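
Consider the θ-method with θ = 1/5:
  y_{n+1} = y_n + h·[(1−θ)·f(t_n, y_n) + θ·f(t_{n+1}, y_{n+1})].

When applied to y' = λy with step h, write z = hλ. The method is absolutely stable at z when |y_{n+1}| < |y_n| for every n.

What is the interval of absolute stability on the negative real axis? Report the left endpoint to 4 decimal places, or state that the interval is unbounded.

z∈(-3.3333,0).

Test eqn y'=λy, z=hλ:
  y_{n+1} = y_n + z·[4/5·y_n + 1/5·y_{n+1}] ⇒ (1 − 1/5z)y_{n+1} = (1 + 4/5z)y_n
  R(z) = (1 + 4/5z)/(1 − 1/5z).

Need |R(x)|<1, x<0.
x=-1.53: |R|=0.1715
R=−1: 1+4/5x = −1+1/5x ⇒ -3/5x=2 ⇒ x=2/(-3/5)=-3.3333
Confirm numerically:
  x=-2.727: |R|=0.76459 <1
  x=-2.628: |R|=0.72260 <1
  x=-2.314: |R|=0.58190 <1
  x=-1.557: |R|=0.18728 <1
  x=-3.821: |R|=1.16585 >1
  x=-3.657: |R|=1.11216 >1
  x=-3.418: |R|=1.03017 >1
So |R|<1 on (-3.3333, 0).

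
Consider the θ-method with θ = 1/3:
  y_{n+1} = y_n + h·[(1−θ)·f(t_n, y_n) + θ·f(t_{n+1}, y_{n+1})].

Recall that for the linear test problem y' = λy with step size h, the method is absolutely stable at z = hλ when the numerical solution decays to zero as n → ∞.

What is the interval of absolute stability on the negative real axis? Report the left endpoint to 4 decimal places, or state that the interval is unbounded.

(-6.0000, 0).

Test eqn y'=λy, z=hλ:
  y_{n+1} = y_n + z·[2/3·y_n + 1/3·y_{n+1}] ⇒ (1 − 1/3z)y_{n+1} = (1 + 2/3z)y_n
  R(z) = (1 + 2/3z)/(1 − 1/3z).

Need |R(x)|<1, x<0.
x=-1.68: |R|=0.0769
R=−1: 1+2/3x = −1+1/3x ⇒ -1/3x=2 ⇒ x=2/(-1/3)=-6.0000
Confirm numerically:
  x=-5.827: |R|=0.98040 <1
  x=-5.778: |R|=0.97471 <1
  x=-4.142: |R|=0.73985 <1
  x=-3.452: |R|=0.60508 <1
  x=-6.328: |R|=1.03516 >1
  x=-6.288: |R|=1.03101 >1
Interval (-6.0000, 0).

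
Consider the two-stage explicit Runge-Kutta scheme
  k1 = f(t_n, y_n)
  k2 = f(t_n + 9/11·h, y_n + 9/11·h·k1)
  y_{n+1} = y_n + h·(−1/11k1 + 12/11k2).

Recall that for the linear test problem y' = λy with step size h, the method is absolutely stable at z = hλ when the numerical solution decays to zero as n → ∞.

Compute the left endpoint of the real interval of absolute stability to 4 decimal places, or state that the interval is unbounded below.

z* = -1.1204.

On y'=λy, z=hλ:
  k1=λy_n ⇒ h·k1=z·y_n;  k2=λ(1+9/11z)y_n ⇒ h·k2=z(1+9/11z)y_n
  y_{n+1}/y_n = 1 − 1/11z + 12/11z(1+9/11z) = 1 + z + 108/121z²
  so R(z) = 1 + z + 108/121z².

Find x<0 with |R(x)|<1.
x=-0.32: |R|=0.7714
R=1: x+108/121x²=0 ⇒ x=−121/108=-1.1204; min R=1−1/(4·108/121)=0.7199>−1
Confirm numerically:
  x=-1.007: |R|=0.89810 <1
  x=-0.739: |R|=0.74845 <1
  x=-0.673: |R|=0.73127 <1
  x=-0.592: |R|=0.72081 <1
  x=-1.659: |R|=1.79758 >1
  x=-1.432: |R|=1.39831 >1
  x=-1.394: |R|=1.34046 >1
Stable set (-1.1204, 0).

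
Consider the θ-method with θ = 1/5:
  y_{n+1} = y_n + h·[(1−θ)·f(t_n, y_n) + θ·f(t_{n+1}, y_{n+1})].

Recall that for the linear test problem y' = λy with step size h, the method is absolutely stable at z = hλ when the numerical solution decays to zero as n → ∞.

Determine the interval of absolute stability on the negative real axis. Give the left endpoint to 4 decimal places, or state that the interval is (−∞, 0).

(-3.3333, 0).

With y'=λy (z=hλ):
  y_{n+1} = y_n + z·[4/5·y_n + 1/5·y_{n+1}] ⇒ (1 − 1/5z)y_{n+1} = (1 + 4/5z)y_n
  so R(z) = (1 + 4/5z)/(1 − 1/5z).

Boundary: |R(x)|=1, x<0.
x=-1.52: |R|=0.1656
R=−1: 1+4/5x = −1+1/5x ⇒ -3/5x=2 ⇒ x=2/(-3/5)=-3.3333
Confirm numerically:
  x=-2.531: |R|=0.68039 <1
  x=-2.001: |R|=0.42908 <1
  x=-1.648: |R|=0.23947 <1
  x=-3.903: |R|=1.19196 >1
  x=-3.650: |R|=1.10983 >1
  x=-3.618: |R|=1.09909 >1
Interval (-3.3333, 0).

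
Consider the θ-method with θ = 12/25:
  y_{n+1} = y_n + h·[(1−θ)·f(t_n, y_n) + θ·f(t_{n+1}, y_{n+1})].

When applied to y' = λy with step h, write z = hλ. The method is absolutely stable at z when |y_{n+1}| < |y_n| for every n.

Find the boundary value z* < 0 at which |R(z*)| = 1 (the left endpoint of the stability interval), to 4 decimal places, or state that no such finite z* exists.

left endpoint -50.0000.

Test eqn y'=λy, z=hλ:
  y_{n+1} = y_n + z·[13/25·y_n + 12/25·y_{n+1}] ⇒ (1 − 12/25z)y_{n+1} = (1 + 13/25z)y_n
  R(z) = (1 + 13/25z)/(1 − 12/25z).

Find x<0 with |R(x)|<1.
x=-1.29: |R|=0.2033
R=−1: 1+13/25x = −1+12/25x ⇒ -1/25x=2 ⇒ x=2/(-1/25)=-50.0000
Confirm numerically:
  x=-41.371: |R|=0.98345 <1
  x=-39.122: |R|=0.97800 <1
  x=-31.887: |R|=0.95557 <1
  x=-26.781: |R|=0.93297 <1
  x=-50.404: |R|=1.00064 >1
  x=-50.096: |R|=1.00015 >1
So |R|<1 on (-50.0000, 0).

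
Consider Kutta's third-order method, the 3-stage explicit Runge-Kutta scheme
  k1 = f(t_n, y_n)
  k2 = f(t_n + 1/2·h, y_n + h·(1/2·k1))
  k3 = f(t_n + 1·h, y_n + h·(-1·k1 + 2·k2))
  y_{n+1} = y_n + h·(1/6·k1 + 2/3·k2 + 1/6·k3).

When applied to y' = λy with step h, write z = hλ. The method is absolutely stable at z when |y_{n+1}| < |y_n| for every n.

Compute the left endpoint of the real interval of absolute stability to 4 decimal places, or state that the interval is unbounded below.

Set f=λy, z=hλ:
  order 3, 3-stage ⇒ R(z)=1+z+z^2/2+z^3/6
  (e.g. R(-1.42)=0.11099, |R|=0.11099)

Find x<0 with |R(x)|<1.
x=-1.42: |R|=0.1110
|R(-2.52)|=1.0120 |R(-1.93)|=0.2657 |R(-0.6)|=0.5440
Bisect:
  x_lo=-3.1970 |R|=2.5326  x_hi=-0.1805 |R|=0.8348
  mid=-1.68878 |R|=0.06552 →hi
  mid=-2.44289 |R|=0.88878 →hi
  mid=-2.81995 |R|=1.58132 →lo
  mid=-2.63142 |R|=1.20606 →lo
  mid=-2.53716 |R|=1.04059 →lo
  mid=-2.49002 |R|=0.96303 →hi
  mid=-2.51359 |R|=1.00139 →lo
  ...
  [-2.51285,-2.51267] ⇒ x*=-2.5127
So |R|<1 on (-2.5127, 0).

z* = -2.5127.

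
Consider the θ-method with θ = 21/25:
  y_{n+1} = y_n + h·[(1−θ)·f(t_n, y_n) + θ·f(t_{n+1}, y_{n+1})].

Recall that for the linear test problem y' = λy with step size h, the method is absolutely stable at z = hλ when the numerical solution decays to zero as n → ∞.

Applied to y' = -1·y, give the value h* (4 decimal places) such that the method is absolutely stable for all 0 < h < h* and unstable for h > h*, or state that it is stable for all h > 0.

(−∞, 0) — no finite endpoint. Any h>0 works for λ=-1.

On y'=λy, z=hλ:
  y_{n+1} = y_n + z·[4/25·y_n + 21/25·y_{n+1}] ⇒ (1 − 21/25z)y_{n+1} = (1 + 4/25z)y_n
  so R(z) = (1 + 4/25z)/(1 − 21/25z).

Solve |R(x)|<1 on ℝ⁻.
x=-0.73: |R|=0.5475
x=-2: |R|=0.2537
x=-10: |R|=0.0638
x=-100: |R|=0.1765
θ=21/25≥1/2 ⇒ |1+4/25x|<|1−21/25x| ∀x<0 ⇒ stable on all of ℝ⁻.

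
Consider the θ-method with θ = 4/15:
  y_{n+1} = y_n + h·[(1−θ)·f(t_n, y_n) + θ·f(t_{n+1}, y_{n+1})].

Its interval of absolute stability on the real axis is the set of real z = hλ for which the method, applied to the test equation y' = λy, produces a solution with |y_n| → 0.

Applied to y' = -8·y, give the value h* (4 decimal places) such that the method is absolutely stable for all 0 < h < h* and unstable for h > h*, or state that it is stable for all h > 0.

(-4.2857,0); λ=-8 ⇒ h* = (30/7)/8 = 0.5357.

With y'=λy (z=hλ):
  y_{n+1} = y_n + z·[11/15·y_n + 4/15·y_{n+1}] ⇒ (1 − 4/15z)y_{n+1} = (1 + 11/15z)y_n
  Hence R(z) = (1 + 11/15z)/(1 − 4/15z).

Boundary: |R(x)|=1, x<0.
x=-1.37: |R|=0.0034
R=−1: 1+11/15x = −1+4/15x ⇒ -7/15x=2 ⇒ x=2/(-7/15)=-4.2857
Confirm numerically:
  x=-4.005: |R|=0.93665 <1
  x=-3.798: |R|=0.88692 <1
  x=-2.768: |R|=0.59251 <1
  x=-4.476: |R|=1.04048 >1
  x=-4.338: |R|=1.01131 >1
Stable set (-4.2857, 0).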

════════

Taking the records above as input, show every line in which the word "explicit" is present.

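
Consider the two-stage explicit Runge-Kutta scheme
Consider Kutta's third-order method, the 3-stage explicit Runge-Kutta scheme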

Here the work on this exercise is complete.